*** Data listing Section Begins ***

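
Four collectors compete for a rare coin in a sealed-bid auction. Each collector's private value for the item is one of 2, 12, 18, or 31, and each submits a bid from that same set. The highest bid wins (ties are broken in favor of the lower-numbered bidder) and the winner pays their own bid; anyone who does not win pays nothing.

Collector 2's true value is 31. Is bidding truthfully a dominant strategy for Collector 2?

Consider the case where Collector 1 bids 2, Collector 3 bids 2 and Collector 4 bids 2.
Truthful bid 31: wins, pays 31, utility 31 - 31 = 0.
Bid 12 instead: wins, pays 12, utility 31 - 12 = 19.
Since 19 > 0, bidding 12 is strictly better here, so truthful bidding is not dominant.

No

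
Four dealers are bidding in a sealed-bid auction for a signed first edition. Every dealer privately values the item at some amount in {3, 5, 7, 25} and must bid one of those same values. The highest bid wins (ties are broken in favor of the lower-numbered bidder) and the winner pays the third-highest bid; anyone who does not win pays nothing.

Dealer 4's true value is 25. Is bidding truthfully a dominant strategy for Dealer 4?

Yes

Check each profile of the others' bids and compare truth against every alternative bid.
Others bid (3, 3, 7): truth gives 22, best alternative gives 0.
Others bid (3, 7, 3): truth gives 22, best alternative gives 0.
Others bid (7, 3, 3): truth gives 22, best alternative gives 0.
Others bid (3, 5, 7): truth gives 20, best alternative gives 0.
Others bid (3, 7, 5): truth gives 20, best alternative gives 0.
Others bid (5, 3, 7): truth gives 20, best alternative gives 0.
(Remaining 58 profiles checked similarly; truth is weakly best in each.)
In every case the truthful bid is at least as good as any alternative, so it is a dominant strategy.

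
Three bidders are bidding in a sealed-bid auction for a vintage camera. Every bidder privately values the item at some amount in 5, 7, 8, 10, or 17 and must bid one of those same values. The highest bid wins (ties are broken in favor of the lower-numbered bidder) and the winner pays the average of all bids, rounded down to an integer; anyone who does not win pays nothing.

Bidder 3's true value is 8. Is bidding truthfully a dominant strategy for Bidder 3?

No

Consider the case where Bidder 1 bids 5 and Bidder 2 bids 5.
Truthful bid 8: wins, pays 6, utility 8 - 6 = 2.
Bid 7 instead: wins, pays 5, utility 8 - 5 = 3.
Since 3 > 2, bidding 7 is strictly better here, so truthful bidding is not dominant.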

*** Data listing Section Ends ***
*** Data listing Section Begins ***

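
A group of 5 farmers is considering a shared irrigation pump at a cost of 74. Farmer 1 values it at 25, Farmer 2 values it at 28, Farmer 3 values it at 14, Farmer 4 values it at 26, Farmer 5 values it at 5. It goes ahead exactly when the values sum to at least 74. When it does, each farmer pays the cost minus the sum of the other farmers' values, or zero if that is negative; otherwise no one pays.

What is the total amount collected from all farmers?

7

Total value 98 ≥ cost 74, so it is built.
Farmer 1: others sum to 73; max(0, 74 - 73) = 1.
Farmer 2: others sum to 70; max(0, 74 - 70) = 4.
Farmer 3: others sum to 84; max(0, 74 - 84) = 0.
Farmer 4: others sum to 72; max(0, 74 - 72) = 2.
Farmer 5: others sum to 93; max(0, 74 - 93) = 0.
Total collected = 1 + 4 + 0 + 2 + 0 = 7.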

*** Data listing Section Ends ***

* _Problem to solve_: Among the entries above, how many lines have the string "that" in them? Only the number should be given.

* _Written reply_: 2